## What is being asked
Starting at the line with "Consider the Voronoi" and going on through the line with "Do the line segments A = (0, -4)", reproduce each line in the records below exactly and nothing more.

## Data shown
════════
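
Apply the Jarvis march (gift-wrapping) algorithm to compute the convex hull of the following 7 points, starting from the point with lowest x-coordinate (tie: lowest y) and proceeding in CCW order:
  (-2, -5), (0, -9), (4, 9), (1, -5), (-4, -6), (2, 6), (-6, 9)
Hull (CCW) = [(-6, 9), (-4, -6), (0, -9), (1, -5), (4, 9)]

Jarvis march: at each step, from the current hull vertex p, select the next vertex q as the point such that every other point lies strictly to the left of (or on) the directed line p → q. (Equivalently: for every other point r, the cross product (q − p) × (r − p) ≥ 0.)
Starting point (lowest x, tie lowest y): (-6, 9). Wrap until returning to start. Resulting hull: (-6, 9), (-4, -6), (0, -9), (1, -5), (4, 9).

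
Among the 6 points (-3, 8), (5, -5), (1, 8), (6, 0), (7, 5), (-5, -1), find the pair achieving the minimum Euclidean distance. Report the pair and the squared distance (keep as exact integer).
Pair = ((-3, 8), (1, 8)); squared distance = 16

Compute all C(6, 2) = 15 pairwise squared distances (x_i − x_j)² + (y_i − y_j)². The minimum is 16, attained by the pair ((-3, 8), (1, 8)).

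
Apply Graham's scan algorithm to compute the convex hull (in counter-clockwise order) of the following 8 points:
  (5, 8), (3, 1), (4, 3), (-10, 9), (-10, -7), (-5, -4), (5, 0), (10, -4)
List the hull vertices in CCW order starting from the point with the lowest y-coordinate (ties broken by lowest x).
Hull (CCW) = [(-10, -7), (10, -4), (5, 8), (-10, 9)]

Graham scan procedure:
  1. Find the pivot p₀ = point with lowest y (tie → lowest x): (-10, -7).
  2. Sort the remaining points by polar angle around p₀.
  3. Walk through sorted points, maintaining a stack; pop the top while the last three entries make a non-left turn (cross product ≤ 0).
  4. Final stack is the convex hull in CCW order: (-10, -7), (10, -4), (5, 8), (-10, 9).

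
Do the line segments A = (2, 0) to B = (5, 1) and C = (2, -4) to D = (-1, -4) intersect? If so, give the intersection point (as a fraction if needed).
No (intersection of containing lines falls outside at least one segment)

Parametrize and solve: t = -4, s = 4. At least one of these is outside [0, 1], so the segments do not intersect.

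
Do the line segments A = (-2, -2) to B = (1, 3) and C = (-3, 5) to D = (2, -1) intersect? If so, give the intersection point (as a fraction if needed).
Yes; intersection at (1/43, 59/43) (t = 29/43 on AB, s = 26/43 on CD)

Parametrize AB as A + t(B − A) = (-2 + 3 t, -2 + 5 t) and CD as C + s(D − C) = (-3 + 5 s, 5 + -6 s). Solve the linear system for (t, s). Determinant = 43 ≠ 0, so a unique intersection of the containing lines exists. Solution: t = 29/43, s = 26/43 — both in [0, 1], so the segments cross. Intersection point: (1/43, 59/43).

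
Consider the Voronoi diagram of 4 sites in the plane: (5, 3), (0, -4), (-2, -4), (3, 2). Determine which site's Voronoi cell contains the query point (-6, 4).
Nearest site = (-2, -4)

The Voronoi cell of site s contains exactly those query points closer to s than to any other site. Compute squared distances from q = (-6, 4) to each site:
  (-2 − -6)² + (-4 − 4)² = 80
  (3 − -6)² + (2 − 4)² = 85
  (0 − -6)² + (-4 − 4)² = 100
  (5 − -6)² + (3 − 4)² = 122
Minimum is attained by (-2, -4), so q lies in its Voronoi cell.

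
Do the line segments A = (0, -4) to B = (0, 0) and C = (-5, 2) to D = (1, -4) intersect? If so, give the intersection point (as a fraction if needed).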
════════
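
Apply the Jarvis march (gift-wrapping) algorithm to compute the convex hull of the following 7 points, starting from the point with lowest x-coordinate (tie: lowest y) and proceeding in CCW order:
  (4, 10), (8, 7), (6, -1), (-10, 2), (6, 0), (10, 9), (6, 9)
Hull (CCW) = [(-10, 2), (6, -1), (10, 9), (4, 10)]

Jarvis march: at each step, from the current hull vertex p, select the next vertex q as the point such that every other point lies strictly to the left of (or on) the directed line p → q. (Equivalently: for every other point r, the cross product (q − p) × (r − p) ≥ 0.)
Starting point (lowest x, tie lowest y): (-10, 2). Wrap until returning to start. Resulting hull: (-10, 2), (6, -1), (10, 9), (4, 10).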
════════
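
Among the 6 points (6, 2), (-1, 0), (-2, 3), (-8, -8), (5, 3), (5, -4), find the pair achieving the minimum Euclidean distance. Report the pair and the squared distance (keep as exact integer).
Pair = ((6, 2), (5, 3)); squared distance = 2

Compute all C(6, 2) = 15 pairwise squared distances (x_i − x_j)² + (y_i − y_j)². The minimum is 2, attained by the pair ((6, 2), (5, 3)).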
════════
## Answer
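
Consider the Voronoi diagram of 4 sites in the plane: (5, 3), (0, -4), (-2, -4), (3, 2). Determine which site's Voronoi cell contains the query point (-6, 4).
Nearest site = (-2, -4)

The Voronoi cell of site s contains exactly those query points closer to s than to any other site. Compute squared distances from q = (-6, 4) to each site:
  (-2 − -6)² + (-4 − 4)² = 80
  (3 − -6)² + (2 − 4)² = 85
  (0 − -6)² + (-4 − 4)² = 100
  (5 − -6)² + (3 − 4)² = 122
Minimum is attained by (-2, -4), so q lies in its Voronoi cell.

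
Do the line segments A = (0, -4) to B = (0, 0) and C = (-5, 2) to D = (1, -4) intersect? If so, give the intersection point (as a fraction if needed).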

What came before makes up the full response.